AIM OF THE TASK: Would you transcribe the data word for word?
DATA FOR PROCESSING: Begin
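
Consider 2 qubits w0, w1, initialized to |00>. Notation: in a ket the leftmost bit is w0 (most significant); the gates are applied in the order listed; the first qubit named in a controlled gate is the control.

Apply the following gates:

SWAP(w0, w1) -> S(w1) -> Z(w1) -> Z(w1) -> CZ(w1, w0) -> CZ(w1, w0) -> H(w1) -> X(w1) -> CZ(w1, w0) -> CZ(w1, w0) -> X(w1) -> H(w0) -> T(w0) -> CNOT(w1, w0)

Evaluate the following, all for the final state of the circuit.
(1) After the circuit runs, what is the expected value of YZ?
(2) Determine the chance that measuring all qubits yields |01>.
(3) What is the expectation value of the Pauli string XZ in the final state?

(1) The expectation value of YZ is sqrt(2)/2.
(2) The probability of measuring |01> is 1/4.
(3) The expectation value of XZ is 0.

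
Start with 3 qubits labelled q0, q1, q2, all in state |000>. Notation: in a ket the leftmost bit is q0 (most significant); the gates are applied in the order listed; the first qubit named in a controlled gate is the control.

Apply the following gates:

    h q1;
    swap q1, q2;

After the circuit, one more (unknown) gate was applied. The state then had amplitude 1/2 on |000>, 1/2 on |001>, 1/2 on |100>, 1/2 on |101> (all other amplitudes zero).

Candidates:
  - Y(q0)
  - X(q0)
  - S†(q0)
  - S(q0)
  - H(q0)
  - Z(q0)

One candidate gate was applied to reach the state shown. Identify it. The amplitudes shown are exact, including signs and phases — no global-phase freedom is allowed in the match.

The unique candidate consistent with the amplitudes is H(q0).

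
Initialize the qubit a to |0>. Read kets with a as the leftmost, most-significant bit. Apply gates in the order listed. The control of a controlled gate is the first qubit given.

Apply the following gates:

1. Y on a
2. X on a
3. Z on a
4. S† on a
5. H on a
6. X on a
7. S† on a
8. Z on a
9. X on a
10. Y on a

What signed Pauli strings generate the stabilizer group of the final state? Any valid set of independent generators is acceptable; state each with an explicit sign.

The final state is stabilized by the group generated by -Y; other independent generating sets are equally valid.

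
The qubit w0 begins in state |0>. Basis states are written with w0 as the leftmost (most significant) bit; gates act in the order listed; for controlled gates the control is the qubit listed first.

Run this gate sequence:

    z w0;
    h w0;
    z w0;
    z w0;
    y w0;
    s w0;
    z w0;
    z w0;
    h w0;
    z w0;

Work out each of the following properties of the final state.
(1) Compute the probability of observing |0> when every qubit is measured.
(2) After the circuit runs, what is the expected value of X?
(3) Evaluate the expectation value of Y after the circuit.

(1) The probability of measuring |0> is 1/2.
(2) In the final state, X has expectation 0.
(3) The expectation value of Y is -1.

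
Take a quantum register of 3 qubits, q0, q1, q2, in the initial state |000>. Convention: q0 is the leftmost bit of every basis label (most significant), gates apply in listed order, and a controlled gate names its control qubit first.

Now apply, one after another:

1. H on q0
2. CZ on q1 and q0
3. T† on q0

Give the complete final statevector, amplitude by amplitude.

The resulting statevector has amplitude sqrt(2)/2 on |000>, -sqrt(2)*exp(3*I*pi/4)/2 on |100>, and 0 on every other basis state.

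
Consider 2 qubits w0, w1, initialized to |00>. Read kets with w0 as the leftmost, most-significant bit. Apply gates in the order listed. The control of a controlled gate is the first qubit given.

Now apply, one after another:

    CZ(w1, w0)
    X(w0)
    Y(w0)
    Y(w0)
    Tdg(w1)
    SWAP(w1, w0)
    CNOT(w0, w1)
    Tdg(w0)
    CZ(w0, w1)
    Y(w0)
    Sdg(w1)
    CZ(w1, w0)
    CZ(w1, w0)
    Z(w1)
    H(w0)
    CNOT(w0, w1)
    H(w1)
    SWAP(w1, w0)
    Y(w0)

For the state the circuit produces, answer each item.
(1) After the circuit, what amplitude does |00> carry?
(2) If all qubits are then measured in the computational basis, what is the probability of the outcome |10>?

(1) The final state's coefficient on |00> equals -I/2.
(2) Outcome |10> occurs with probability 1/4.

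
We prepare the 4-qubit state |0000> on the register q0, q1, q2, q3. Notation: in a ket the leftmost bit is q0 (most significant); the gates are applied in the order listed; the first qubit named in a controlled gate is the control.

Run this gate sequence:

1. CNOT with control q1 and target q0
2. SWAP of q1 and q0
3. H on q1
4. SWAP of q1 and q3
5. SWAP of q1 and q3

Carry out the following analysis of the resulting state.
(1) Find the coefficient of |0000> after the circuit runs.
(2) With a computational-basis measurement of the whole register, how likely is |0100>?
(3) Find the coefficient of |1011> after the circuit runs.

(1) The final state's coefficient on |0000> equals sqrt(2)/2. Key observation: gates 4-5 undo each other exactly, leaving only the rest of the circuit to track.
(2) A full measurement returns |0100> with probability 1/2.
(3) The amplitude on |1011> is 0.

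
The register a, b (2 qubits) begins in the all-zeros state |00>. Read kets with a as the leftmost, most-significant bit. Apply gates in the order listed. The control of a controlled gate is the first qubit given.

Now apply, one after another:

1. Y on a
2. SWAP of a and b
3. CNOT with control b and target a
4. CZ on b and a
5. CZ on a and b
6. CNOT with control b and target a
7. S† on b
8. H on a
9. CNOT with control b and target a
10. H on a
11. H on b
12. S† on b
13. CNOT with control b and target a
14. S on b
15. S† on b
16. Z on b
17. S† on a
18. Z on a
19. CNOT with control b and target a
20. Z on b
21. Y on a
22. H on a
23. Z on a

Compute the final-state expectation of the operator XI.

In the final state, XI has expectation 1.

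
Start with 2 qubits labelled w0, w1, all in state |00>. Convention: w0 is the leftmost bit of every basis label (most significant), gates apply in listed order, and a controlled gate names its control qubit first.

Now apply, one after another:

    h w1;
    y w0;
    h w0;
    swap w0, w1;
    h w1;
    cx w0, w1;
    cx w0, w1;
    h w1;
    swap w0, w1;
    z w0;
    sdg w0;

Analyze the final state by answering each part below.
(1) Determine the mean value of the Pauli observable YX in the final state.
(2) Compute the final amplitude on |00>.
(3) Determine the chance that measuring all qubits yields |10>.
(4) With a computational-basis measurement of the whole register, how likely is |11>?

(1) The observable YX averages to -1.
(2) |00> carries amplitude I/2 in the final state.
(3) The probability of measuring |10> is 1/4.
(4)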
DATA FOR PROCESSING: End
OUTPUT FOR THIS EXERCISE:
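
Consider 2 qubits w0, w1, initialized to |00>. Notation: in a ket the leftmost bit is w0 (most significant); the gates are applied in the order listed; the first qubit named in a controlled gate is the control.

Apply the following gates:

SWAP(w0, w1) -> S(w1) -> Z(w1) -> Z(w1) -> CZ(w1, w0) -> CZ(w1, w0) -> H(w1) -> X(w1) -> CZ(w1, w0) -> CZ(w1, w0) -> X(w1) -> H(w0) -> T(w0) -> CNOT(w1, w0)

Evaluate the following, all for the final state of the circuit.
(1) After the circuit runs, what is the expected value of YZ?
(2) Determine the chance that measuring all qubits yields |01>.
(3) What is the expectation value of the Pauli string XZ in the final state?

(1) The expectation value of YZ is sqrt(2)/2.
(2) The probability of measuring |01> is 1/4.
(3) The expectation value of XZ is 0.

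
Start with 3 qubits labelled q0, q1, q2, all in state |000>. Notation: in a ket the leftmost bit is q0 (most significant); the gates are applied in the order listed; the first qubit named in a controlled gate is the control.

Apply the following gates:

    h q1;
    swap q1, q2;

After the circuit, one more (unknown) gate was applied. The state then had amplitude 1/2 on |000>, 1/2 on |001>, 1/2 on |100>, 1/2 on |101> (all other amplitudes zero).

Candidates:
  - Y(q0)
  - X(q0)
  - S†(q0)
  - S(q0)
  - H(q0)
  - Z(q0)

One candidate gate was applied to reach the state shown. Identify it. The amplitudes shown are exact, including signs and phases — no global-phase freedom is allowed in the match.

The unique candidate consistent with the amplitudes is H(q0).

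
Initialize the qubit a to |0>. Read kets with a as the leftmost, most-significant bit. Apply gates in the order listed. The control of a controlled gate is the first qubit given.

Apply the following gates:

1. Y on a
2. X on a
3. Z on a
4. S† on a
5. H on a
6. X on a
7. S† on a
8. Z on a
9. X on a
10. Y on a

What signed Pauli strings generate the stabilizer group of the final state? Any valid set of independent generators is acceptable; state each with an explicit sign.

The final state is stabilized by the group generated by -Y; other independent generating sets are equally valid.

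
The qubit w0 begins in state |0>. Basis states are written with w0 as the leftmost (most significant) bit; gates act in the order listed; for controlled gates the control is the qubit listed first.

Run this gate sequence:

    z w0;
    h w0;
    z w0;
    z w0;
    y w0;
    s w0;
    z w0;
    z w0;
    h w0;
    z w0;

Work out each of the following properties of the final state.
(1) Compute the probability of observing |0> when every qubit is measured.
(2) After the circuit runs, what is the expected value of X?
(3) Evaluate the expectation value of Y after the circuit.

(1) The probability of measuring |0> is 1/2.
(2) In the final state, X has expectation 0.
(3) The expectation value of Y is -1.

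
Take a quantum register of 3 qubits, q0, q1, q2, in the initial state |000>. Convention: q0 is the leftmost bit of every basis label (most significant), gates apply in listed order, and a controlled gate names its control qubit first.

Now apply, one after another:

1. H on q0
2. CZ on q1 and q0
3. T† on q0

Give the complete final statevector, amplitude by amplitude.

The resulting statevector has amplitude sqrt(2)/2 on |000>, -sqrt(2)*exp(3*I*pi/4)/2 on |100>, and 0 on every other basis state.

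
Consider 2 qubits w0, w1, initialized to |00>. Read kets with w0 as the leftmost, most-significant bit. Apply gates in the order listed. The control of a controlled gate is the first qubit given.

Now apply, one after another:

    CZ(w1, w0)
    X(w0)
    Y(w0)
    Y(w0)
    Tdg(w1)
    SWAP(w1, w0)
    CNOT(w0, w1)
    Tdg(w0)
    CZ(w0, w1)
    Y(w0)
    Sdg(w1)
    CZ(w1, w0)
    CZ(w1, w0)
    Z(w1)
    H(w0)
    CNOT(w0, w1)
    H(w1)
    SWAP(w1, w0)
    Y(w0)

For the state the circuit produces, answer each item.
(1) After the circuit, what amplitude does |00> carry?
(2) If all qubits are then measured in the computational basis, what is the probability of the outcome |10>?

(1) The final state's coefficient on |00> equals -I/2.
(2) Outcome |10> occurs with probability 1/4.

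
We prepare the 4-qubit state |0000> on the register q0, q1, q2, q3. Notation: in a ket the leftmost bit is q0 (most significant); the gates are applied in the order listed; the first qubit named in a controlled gate is the control.

Run this gate sequence:

1. CNOT with control q1 and target q0
2. SWAP of q1 and q0
3. H on q1
4. SWAP of q1 and q3
5. SWAP of q1 and q3

Carry out the following analysis of the resulting state.
(1) Find the coefficient of |0000> after the circuit runs.
(2) With a computational-basis measurement of the whole register, how likely is |0100>?
(3) Find the coefficient of |1011> after the circuit runs.

(1) The final state's coefficient on |0000> equals sqrt(2)/2. Key observation: gates 4-5 undo each other exactly, leaving only the rest of the circuit to track.
(2) A full measurement returns |0100> with probability 1/2.
(3) The amplitude on |1011> is 0.

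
The register a, b (2 qubits) begins in the all-zeros state |00>. Read kets with a as the leftmost, most-significant bit. Apply gates in the order listed. The control of a controlled gate is the first qubit given.

Now apply, one after another:

1. Y on a
2. SWAP of a and b
3. CNOT with control b and target a
4. CZ on b and a
5. CZ on a and b
6. CNOT with control b and target a
7. S† on b
8. H on a
9. CNOT with control b and target a
10. H on a
11. H on b
12. S† on b
13. CNOT with control b and target a
14. S on b
15. S† on b
16. Z on b
17. S† on a
18. Z on a
19. CNOT with control b and target a
20. Z on b
21. Y on a
22. H on a
23. Z on a

Compute the final-state expectation of the operator XI.

In the final state, XI has expectation 1.

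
Start with 2 qubits labelled w0, w1, all in state |00>. Convention: w0 is the leftmost bit of every basis label (most significant), gates apply in listed order, and a controlled gate names its control qubit first.

Now apply, one after another:

    h w1;
    y w0;
    h w0;
    swap w0, w1;
    h w1;
    cx w0, w1;
    cx w0, w1;
    h w1;
    swap w0, w1;
    z w0;
    sdg w0;

Analyze the final state by answering each part below.
(1) Determine the mean value of the Pauli observable YX in the final state.
(2) Compute the final amplitude on |00>.
(3) Determine the chance that measuring all qubits yields |10>.
(4) With a computational-basis measurement of the whole register, how likely is |11>?

(1) The observable YX averages to -1.
(2) |00> carries amplitude I/2 in the final state.
(3) The probability of measuring |10> is 1/4.
(4)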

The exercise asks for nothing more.